LISTED ENTRIES »
+ + + +

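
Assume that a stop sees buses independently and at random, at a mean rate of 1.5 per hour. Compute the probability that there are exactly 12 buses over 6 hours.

0.0728

Over the interval, μ = 1.5 × 6 = 9 (6 hours).
P(N = 12) = e^(−μ) μ^12/12! = e^(−9) · 9^12/479001600 ≈ 0.0728.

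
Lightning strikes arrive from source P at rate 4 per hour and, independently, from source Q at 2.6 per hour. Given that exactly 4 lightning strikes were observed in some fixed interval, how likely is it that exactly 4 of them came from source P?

0.1349

Given the total, each event is independently from source P with probability p = λ_P/(λ_P+λ_Q) = 4/6.6 ≈ 0.6061.
So K ~ Binomial(4, 4/6.6): P(K = 4) = C(4,4) · (4/6.6)^4 · (2.6/6.6)^0 ≈ 0.1349.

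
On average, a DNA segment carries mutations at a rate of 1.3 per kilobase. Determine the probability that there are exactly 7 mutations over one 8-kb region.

Over the interval, μ = 1.3 × 8 = 10.4 (an 8-kb region = 8 kilobases).
P(N = 7) = e^(−μ) μ^7/7! = e^(−10.4) · 10.4^7/5040 ≈ 0.0795.

0.0795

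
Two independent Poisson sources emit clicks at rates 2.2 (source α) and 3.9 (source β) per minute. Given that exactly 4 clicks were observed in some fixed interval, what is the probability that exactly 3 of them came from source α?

0.1200

Given the total, each event is independently from source α with probability p = λ_α/(λ_α+λ_β) = 2.2/6.1 ≈ 0.3607.
So K ~ Binomial(4, 2.2/6.1): P(K = 3) = C(4,3) · (2.2/6.1)^3 · (3.9/6.1)^1 ≈ 0.1200.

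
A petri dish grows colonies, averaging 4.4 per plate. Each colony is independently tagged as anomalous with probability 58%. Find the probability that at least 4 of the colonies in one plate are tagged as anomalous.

Thinning: the colonies that are tagged as anomalous themselves form a Poisson process with rate 0.58 × 4.4 = 2.552 per plate.
So μ = 2.552.
P(N ≥ 4) = 1 − P(N ≤ 3) ≈ 0.2536.

0.2536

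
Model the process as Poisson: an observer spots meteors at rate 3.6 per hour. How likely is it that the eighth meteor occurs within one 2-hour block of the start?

0.4311

Over the interval, μ = 3.6 × 2 = 7.2 (a 2-hour block = 2 hours).
The eighth arrival falls in the interval iff at least 8 events occur there: P(S_8 ≤ t) = P(N ≥ 8) = 1 − P(N ≤ 7) ≈ 0.4311.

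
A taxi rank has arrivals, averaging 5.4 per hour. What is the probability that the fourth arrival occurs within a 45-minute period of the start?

0.5762

Over the interval, μ = 5.4 × 0.75 = 4.05 (a 45-minute period = 0.75 hours).
The fourth arrival falls in the interval iff at least 4 events occur there: P(S_4 ≤ t) = P(N ≥ 4) = 1 − P(N ≤ 3) ≈ 0.5762.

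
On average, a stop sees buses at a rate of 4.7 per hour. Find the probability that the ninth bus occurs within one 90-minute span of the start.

0.2775

Over the interval, μ = 4.7 × 1.5 = 7.05 (a 90-minute span = 1.5 hours).
The ninth arrival falls in the interval iff at least 9 events occur there: P(S_9 ≤ t) = P(N ≥ 9) = 1 − P(N ≤ 8) ≈ 0.2775.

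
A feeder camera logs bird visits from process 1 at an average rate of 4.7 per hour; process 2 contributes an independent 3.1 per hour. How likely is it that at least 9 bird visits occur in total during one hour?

Independent Poisson processes superpose: combined rate λ = 4.7 + 3.1 = 7.8 per hour.
So μ = 7.8.
P(N ≥ 9) = 1 − P(N ≤ 8) ≈ 0.3796.

0.3796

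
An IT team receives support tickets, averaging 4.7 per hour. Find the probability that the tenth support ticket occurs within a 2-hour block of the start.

Over the interval, μ = 4.7 × 2 = 9.4 (a 2-hour block = 2 hours).
The tenth arrival falls in the interval iff at least 10 events occur there: P(S_10 ≤ t) = P(N ≥ 10) = 1 − P(N ≤ 9) ≈ 0.4651.

0.4651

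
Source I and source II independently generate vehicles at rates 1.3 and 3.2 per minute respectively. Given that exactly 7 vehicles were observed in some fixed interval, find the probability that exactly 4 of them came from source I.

Given the total, each event is independently from source I with probability p = λ_I/(λ_I+λ_II) = 1.3/4.5 ≈ 0.2889.
So K ~ Binomial(7, 1.3/4.5): P(K = 4) = C(7,4) · (1.3/4.5)^4 · (3.2/4.5)^3 ≈ 0.0877.

0.0877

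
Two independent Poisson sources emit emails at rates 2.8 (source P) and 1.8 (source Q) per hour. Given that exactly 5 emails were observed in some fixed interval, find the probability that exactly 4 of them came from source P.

0.2686

Given the total, each event is independently from source P with probability p = λ_P/(λ_P+λ_Q) = 2.8/4.6 ≈ 0.6087.
So K ~ Binomial(5, 2.8/4.6): P(K = 4) = C(5,4) · (2.8/4.6)^4 · (1.8/4.6)^1 ≈ 0.2686.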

+ + + +

All of the material above needs to be copied exactly.

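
Assume that a stop sees buses independently and at random, at a mean rate of 1.5 per hour. Compute the probability that there are exactly 12 buses over 6 hours.

0.0728

Over the interval, μ = 1.5 × 6 = 9 (6 hours).
P(N = 12) = e^(−μ) μ^12/12! = e^(−9) · 9^12/479001600 ≈ 0.0728.

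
Lightning strikes arrive from source P at rate 4 per hour and, independently, from source Q at 2.6 per hour. Given that exactly 4 lightning strikes were observed in some fixed interval, how likely is it that exactly 4 of them came from source P?

0.1349

Given the total, each event is independently from source P with probability p = λ_P/(λ_P+λ_Q) = 4/6.6 ≈ 0.6061.
So K ~ Binomial(4, 4/6.6): P(K = 4) = C(4,4) · (4/6.6)^4 · (2.6/6.6)^0 ≈ 0.1349.

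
On average, a DNA segment carries mutations at a rate of 1.3 per kilobase. Determine the probability that there are exactly 7 mutations over one 8-kb region.

Over the interval, μ = 1.3 × 8 = 10.4 (an 8-kb region = 8 kilobases).
P(N = 7) = e^(−μ) μ^7/7! = e^(−10.4) · 10.4^7/5040 ≈ 0.0795.

0.0795

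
Two independent Poisson sources emit clicks at rates 2.2 (source α) and 3.9 (source β) per minute. Given that exactly 4 clicks were observed in some fixed interval, what is the probability that exactly 3 of them came from source α?

0.1200

Given the total, each event is independently from source α with probability p = λ_α/(λ_α+λ_β) = 2.2/6.1 ≈ 0.3607.
So K ~ Binomial(4, 2.2/6.1): P(K = 3) = C(4,3) · (2.2/6.1)^3 · (3.9/6.1)^1 ≈ 0.1200.

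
A petri dish grows colonies, averaging 4.4 per plate. Each colony is independently tagged as anomalous with probability 58%. Find the probability that at least 4 of the colonies in one plate are tagged as anomalous.

Thinning: the colonies that are tagged as anomalous themselves form a Poisson process with rate 0.58 × 4.4 = 2.552 per plate.
So μ = 2.552.
P(N ≥ 4) = 1 − P(N ≤ 3) ≈ 0.2536.

0.2536

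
Model the process as Poisson: an observer spots meteors at rate 3.6 per hour. How likely is it that the eighth meteor occurs within one 2-hour block of the start?

0.4311

Over the interval, μ = 3.6 × 2 = 7.2 (a 2-hour block = 2 hours).
The eighth arrival falls in the interval iff at least 8 events occur there: P(S_8 ≤ t) = P(N ≥ 8) = 1 − P(N ≤ 7) ≈ 0.4311.

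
A taxi rank has arrivals, averaging 5.4 per hour. What is the probability that the fourth arrival occurs within a 45-minute period of the start?

0.5762

Over the interval, μ = 5.4 × 0.75 = 4.05 (a 45-minute period = 0.75 hours).
The fourth arrival falls in the interval iff at least 4 events occur there: P(S_4 ≤ t) = P(N ≥ 4) = 1 − P(N ≤ 3) ≈ 0.5762.

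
On average, a stop sees buses at a rate of 4.7 per hour. Find the probability that the ninth bus occurs within one 90-minute span of the start.

0.2775

Over the interval, μ = 4.7 × 1.5 = 7.05 (a 90-minute span = 1.5 hours).
The ninth arrival falls in the interval iff at least 9 events occur there: P(S_9 ≤ t) = P(N ≥ 9) = 1 − P(N ≤ 8) ≈ 0.2775.

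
A feeder camera logs bird visits from process 1 at an average rate of 4.7 per hour; process 2 contributes an independent 3.1 per hour. How likely is it that at least 9 bird visits occur in total during one hour?

Independent Poisson processes superpose: combined rate λ = 4.7 + 3.1 = 7.8 per hour.
So μ = 7.8.
P(N ≥ 9) = 1 − P(N ≤ 8) ≈ 0.3796.

0.3796

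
An IT team receives support tickets, averaging 4.7 per hour. Find the probability that the tenth support ticket occurs within a 2-hour block of the start.

Over the interval, μ = 4.7 × 2 = 9.4 (a 2-hour block = 2 hours).
The tenth arrival falls in the interval iff at least 10 events occur there: P(S_10 ≤ t) = P(N ≥ 10) = 1 − P(N ≤ 9) ≈ 0.4651.

0.4651

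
Source I and source II independently generate vehicles at rates 1.3 and 3.2 per minute respectively. Given that exactly 7 vehicles were observed in some fixed interval, find the probability that exactly 4 of them came from source I.

Given the total, each event is independently from source I with probability p = λ_I/(λ_I+λ_II) = 1.3/4.5 ≈ 0.2889.
So K ~ Binomial(7, 1.3/4.5): P(K = 4) = C(7,4) · (1.3/4.5)^4 · (3.2/4.5)^3 ≈ 0.0877.

0.0877

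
Two independent Poisson sources emit emails at rates 2.8 (source P) and 1.8 (source Q) per hour. Given that exactly 5 emails were observed in some fixed interval, find the probability that exactly 4 of them came from source P.

0.2686

Given the total, each event is independently from source P with probability p = λ_P/(λ_P+λ_Q) = 2.8/4.6 ≈ 0.6087.
So K ~ Binomial(5, 2.8/4.6): P(K = 4) = C(5,4) · (2.8/4.6)^4 · (1.8/4.6)^1 ≈ 0.2686.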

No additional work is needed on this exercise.